§ **Task goal**: Output verbatim the line with "This system reaches" together with every line beneath it, ending at the last line of the entries.

§ **Available data**:
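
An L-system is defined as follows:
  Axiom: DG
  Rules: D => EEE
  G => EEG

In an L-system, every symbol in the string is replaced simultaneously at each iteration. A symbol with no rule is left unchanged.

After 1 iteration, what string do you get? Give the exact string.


Step 0: DG
Step 1: EEEEEG

Answer: EEEEEG


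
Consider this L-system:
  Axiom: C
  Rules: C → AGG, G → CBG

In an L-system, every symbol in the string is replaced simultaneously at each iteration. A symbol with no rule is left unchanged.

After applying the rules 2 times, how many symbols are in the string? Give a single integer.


Answer: 7

Derivation:
Step 0: length = 1
Step 1: length = 3
Step 2: length = 7


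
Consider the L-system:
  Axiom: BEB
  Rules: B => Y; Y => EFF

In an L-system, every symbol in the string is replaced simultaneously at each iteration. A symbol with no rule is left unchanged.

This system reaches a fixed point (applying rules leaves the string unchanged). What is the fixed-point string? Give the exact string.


Step 0: BEB
Step 1: YEY
Step 2: EFFEEFF
Step 3: EFFEEFF  (unchanged — fixed point at step 2)

Answer: EFFEEFF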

§ **Result of this exercise**:
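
This system reaches a fixed point (applying rules leaves the string unchanged). What is the fixed-point string? Give the exact string.


Step 0: BEB
Step 1: YEY
Step 2: EFFEEFF
Step 3: EFFEEFF  (unchanged — fixed point at step 2)

Answer: EFFEEFF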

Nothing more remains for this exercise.